§ **Task objective**: Beneath this line is the data. Output exactly the lines from the line with "- pH up invariably" to the line with "(D) overfishing of top predator →", both ends included, and nothing more.

───── Dataset entries

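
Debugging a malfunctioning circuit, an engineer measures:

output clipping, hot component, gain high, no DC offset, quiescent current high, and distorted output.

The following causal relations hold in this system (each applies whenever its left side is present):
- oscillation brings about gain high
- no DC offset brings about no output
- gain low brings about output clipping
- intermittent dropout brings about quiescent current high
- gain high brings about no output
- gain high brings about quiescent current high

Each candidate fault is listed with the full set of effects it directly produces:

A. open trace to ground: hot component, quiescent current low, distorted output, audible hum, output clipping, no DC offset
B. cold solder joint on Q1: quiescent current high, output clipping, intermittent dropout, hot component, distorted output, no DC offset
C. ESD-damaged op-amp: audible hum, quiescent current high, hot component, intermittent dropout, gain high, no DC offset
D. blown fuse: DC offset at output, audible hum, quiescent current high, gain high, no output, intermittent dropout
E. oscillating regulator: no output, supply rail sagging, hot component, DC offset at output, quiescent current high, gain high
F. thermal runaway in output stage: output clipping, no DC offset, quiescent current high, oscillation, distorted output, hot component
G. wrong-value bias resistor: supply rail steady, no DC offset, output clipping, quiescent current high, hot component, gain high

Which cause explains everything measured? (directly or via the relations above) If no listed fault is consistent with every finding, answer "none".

F

Testing each hypothesis:
(A) open trace to ground — output clipping ✓; hot component ✓; gain high ✗; no DC offset ✓; quiescent current high ✗; distorted output ✓
(B) cold solder joint on Q1 — output clipping ✓; hot component ✓; gain high ✗; no DC offset ✓; quiescent current high ✓; distorted output ✓
(C) ESD-damaged op-amp — output clipping ✗; hot component ✓; gain high ✓; no DC offset ✓; quiescent current high ✓; distorted output ✗
(D) blown fuse — fails on output clipping, hot component, no DC offset, distorted output (predicts DC offset at output, not no DC offset)
(E) oscillating regulator — output clipping ✗; hot component ✓; gain high ✓; no DC offset ✗; quiescent current high ✓; distorted output ✗
(F) thermal runaway in output stage — output clipping ✓; hot component ✓; gain high ✓ (by oscillation → gain high); no DC offset ✓; quiescent current high ✓; distorted output ✓
(G) wrong-value bias resistor — does not account for distorted output
(F) is the only candidate with no mismatches.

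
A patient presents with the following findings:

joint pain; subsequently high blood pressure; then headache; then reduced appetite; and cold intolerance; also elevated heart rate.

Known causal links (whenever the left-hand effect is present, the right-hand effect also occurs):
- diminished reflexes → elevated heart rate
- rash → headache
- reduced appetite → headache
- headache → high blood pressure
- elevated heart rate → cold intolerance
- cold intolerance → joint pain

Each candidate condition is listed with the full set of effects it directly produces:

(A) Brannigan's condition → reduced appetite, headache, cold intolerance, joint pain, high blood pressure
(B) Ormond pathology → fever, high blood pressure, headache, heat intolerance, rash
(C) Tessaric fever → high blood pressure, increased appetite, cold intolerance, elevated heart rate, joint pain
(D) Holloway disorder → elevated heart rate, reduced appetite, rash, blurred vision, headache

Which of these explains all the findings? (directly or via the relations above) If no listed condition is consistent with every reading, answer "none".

For each candidate, compare predicted effects to what was observed:
(A) Brannigan's condition — does not account for elevated heart rate
(B) Ormond pathology — joint pain miss; high blood pressure match; headache match; reduced appetite miss; cold intolerance miss; elevated heart rate miss
(C) Tessaric fever — fails on headache, reduced appetite (predicts increased appetite, not reduced appetite)
(D) Holloway disorder — joint pain match (via elevated heart rate → cold intolerance → joint pain); high blood pressure match (via headache → high blood pressure); headache match; reduced appetite match; cold intolerance match (via elevated heart rate → cold intolerance); elevated heart rate match
(D) alone accounts for all the evidence.

D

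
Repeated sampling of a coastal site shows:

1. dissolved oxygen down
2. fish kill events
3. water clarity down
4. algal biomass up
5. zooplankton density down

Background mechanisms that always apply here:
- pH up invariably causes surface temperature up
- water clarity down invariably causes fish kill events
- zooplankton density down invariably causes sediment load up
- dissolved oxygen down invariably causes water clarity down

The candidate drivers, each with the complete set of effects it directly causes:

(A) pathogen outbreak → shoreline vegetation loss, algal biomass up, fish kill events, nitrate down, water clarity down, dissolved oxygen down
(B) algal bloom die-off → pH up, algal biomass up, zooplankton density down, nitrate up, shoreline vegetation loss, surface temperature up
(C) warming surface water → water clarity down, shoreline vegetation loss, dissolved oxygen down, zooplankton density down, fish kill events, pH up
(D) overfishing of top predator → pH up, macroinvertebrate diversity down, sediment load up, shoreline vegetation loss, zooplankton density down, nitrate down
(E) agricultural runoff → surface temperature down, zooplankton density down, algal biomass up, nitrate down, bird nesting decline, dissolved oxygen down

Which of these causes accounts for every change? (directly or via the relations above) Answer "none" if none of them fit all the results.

For each candidate, compare predicted effects to what was observed:
(A) pathogen outbreak — does not account for zooplankton density down
(B) algal bloom die-off — dissolved oxygen down miss; fish kill events miss; water clarity down miss; algal biomass up match; zooplankton density down match
(C) warming surface water — does not account for algal biomass up
(D) overfishing of top predator — dissolved oxygen down miss; fish kill events miss; water clarity down miss; algal biomass up miss; zooplankton density down match
(E) agricultural runoff — accounts for every observation (fish kill events via dissolved oxygen down → water clarity down → fish kill events)
Only (E) is consistent with every observation.

E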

──────────

§ **Exercise answer**:
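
- pH up invariably causes surface temperature up
- water clarity down invariably causes fish kill events
- zooplankton density down invariably causes sediment load up
- dissolved oxygen down invariably causes water clarity down

The candidate drivers, each with the complete set of effects it directly causes:

(A) pathogen outbreak → shoreline vegetation loss, algal biomass up, fish kill events, nitrate down, water clarity down, dissolved oxygen down
(B) algal bloom die-off → pH up, algal biomass up, zooplankton density down, nitrate up, shoreline vegetation loss, surface temperature up
(C) warming surface water → water clarity down, shoreline vegetation loss, dissolved oxygen down, zooplankton density down, fish kill events, pH up
(D) overfishing of top predator → pH up, macroinvertebrate diversity down, sediment load up, shoreline vegetation loss, zooplankton density down, nitrate down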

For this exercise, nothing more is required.